------ MATERIAL TO PROCESS
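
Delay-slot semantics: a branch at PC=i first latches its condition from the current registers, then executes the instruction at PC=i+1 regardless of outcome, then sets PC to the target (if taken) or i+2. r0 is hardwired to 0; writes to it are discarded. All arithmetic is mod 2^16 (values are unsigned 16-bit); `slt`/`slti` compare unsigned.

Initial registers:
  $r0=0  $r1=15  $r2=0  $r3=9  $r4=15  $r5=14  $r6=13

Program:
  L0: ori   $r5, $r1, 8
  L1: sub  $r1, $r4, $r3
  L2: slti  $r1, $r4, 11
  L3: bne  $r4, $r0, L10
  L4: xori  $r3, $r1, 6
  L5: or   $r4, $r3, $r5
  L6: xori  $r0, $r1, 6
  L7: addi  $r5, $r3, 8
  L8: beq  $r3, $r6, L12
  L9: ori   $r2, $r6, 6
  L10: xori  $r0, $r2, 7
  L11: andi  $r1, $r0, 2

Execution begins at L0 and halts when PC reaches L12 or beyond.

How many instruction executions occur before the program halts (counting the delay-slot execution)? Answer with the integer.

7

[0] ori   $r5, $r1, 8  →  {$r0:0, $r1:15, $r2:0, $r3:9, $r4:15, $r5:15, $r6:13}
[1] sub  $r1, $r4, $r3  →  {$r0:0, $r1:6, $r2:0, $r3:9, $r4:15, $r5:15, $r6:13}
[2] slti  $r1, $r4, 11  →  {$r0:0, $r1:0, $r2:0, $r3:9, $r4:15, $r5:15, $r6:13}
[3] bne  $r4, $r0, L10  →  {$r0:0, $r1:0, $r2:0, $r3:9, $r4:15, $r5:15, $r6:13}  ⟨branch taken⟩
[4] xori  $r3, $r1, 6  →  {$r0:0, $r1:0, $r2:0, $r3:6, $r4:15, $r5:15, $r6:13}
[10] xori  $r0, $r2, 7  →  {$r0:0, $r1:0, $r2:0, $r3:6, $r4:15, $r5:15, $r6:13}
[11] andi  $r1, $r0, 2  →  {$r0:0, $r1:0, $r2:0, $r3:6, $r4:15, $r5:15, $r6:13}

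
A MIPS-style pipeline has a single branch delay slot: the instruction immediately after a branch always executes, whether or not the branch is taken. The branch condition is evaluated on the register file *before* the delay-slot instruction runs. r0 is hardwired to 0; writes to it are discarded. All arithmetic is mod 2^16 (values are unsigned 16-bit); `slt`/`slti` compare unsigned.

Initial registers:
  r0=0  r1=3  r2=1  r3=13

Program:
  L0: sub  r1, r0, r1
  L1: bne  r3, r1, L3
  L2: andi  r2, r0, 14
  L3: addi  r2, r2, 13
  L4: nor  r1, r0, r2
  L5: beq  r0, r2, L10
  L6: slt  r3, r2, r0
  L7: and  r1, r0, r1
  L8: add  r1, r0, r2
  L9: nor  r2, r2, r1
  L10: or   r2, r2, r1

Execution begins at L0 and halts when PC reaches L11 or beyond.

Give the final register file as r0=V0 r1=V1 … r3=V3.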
------------
------ MATERIAL TO PROCESS
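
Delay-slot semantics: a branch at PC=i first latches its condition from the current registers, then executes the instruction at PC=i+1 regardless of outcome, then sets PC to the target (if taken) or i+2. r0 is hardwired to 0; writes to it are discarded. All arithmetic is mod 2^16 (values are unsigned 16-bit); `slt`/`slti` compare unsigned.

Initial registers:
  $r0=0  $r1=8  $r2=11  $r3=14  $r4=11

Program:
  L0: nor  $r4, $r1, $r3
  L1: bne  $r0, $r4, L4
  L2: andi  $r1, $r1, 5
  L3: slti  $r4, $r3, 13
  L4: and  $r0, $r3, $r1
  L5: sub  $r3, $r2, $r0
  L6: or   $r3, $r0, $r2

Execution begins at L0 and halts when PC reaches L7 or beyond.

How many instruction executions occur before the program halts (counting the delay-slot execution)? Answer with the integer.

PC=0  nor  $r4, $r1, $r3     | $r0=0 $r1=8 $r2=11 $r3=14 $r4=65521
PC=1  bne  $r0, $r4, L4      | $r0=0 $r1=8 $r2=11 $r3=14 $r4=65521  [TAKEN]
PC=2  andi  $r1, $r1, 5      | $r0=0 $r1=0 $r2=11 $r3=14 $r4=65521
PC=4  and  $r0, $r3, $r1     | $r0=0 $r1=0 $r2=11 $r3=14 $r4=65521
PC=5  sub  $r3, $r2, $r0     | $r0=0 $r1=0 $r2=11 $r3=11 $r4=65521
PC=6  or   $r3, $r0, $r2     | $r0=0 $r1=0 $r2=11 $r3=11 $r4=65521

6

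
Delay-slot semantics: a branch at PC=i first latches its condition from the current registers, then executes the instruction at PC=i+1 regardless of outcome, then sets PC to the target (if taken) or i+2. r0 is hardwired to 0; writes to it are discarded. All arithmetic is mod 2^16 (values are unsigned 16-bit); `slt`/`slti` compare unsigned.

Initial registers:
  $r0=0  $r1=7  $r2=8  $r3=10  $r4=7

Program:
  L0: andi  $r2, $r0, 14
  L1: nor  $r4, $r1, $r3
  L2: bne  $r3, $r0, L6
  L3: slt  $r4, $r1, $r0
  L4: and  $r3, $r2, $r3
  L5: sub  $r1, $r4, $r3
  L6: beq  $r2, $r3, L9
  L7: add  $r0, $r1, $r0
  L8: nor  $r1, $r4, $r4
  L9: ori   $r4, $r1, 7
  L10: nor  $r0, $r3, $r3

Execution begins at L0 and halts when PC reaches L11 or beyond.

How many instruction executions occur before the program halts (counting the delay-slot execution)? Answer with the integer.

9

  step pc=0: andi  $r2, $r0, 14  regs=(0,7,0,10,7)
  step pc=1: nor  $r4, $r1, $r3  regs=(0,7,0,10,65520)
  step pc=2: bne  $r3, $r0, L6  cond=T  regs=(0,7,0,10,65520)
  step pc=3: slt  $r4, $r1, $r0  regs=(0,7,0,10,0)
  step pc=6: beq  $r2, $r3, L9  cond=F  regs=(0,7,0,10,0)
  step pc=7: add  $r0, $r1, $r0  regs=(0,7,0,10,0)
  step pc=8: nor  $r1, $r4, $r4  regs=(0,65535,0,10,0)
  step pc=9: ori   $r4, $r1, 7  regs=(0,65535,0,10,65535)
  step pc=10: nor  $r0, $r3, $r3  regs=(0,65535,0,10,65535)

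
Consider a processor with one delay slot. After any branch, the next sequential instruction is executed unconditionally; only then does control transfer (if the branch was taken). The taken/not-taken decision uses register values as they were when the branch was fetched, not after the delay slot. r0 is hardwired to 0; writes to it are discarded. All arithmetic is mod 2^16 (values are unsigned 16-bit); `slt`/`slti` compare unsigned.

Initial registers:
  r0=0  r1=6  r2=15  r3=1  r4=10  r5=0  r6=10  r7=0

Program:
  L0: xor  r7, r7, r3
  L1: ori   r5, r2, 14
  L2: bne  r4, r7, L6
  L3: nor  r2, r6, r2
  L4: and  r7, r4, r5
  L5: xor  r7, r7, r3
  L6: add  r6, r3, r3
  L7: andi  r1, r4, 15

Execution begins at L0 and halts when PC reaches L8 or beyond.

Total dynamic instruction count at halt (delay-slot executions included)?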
------------
ASSIGNED TASK
Out of the data above, return each line where the word "after" can be found.

ANSWER BOX
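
A MIPS-style pipeline has a single branch delay slot: the instruction immediately after a branch always executes, whether or not the branch is taken. The branch condition is evaluated on the register file *before* the delay-slot instruction runs. r0 is hardwired to 0; writes to it are discarded. All arithmetic is mod 2^16 (values are unsigned 16-bit); `slt`/`slti` compare unsigned.
Consider a processor with one delay slot. After any branch, the next sequential instruction is executed unconditionally; only then does control transfer (if the branch was taken). The taken/not-taken decision uses register values as they were when the branch was fetched, not after the delay slot. r0 is hardwired to 0; writes to it are discarded. All arithmetic is mod 2^16 (values are unsigned 16-bit); `slt`/`slti` compare unsigned.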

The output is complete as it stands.